→ **Work item**:
For each line of the material below, give that line again word for word.

→ **Data shown**:
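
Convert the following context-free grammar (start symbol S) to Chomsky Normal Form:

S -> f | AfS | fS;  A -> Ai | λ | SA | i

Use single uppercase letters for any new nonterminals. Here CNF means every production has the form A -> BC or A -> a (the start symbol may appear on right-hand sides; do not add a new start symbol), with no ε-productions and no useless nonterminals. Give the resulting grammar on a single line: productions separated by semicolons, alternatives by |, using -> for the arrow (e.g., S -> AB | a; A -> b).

S -> f | AE | BS; A -> f | i | AC | AD | BS | SA; B -> f; C -> i; D -> BS; E -> BS

Nullable: {A}; after ε-elimination: S -> f | fS | AfS; A -> S | i | Ai | SA.
After unit-elimination: S -> f | fS | AfS; A -> f | i | Ai | SA | fS | AfS.
TERM: introduce B -> f, C -> i and substitute in every rule of length ≥2.
BIN: A -> ABS becomes A -> AD, D -> BS; S -> ABS becomes S -> AE, E -> BS.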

→ **Task answer**:
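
Convert the following context-free grammar (start symbol S) to Chomsky Normal Form:

S -> f | AfS | fS;  A -> Ai | λ | SA | i

Use single uppercase letters for any new nonterminals. Here CNF means every production has the form A -> BC or A -> a (the start symbol may appear on right-hand sides; do not add a new start symbol), with no ε-productions and no useless nonterminals. Give the resulting grammar on a single line: productions separated by semicolons, alternatives by |, using -> for the arrow (e.g., S -> AB | a; A -> b).

S -> f | AE | BS; A -> f | i | AC | AD | BS | SA; B -> f; C -> i; D -> BS; E -> BS

Nullable: {A}; after ε-elimination: S -> f | fS | AfS; A -> S | i | Ai | SA.
After unit-elimination: S -> f | fS | AfS; A -> f | i | Ai | SA | fS | AfS.
TERM: introduce B -> f, C -> i and substitute in every rule of length ≥2.
BIN: A -> ABS becomes A -> AD, D -> BS; S -> ABS becomes S -> AE, E -> BS.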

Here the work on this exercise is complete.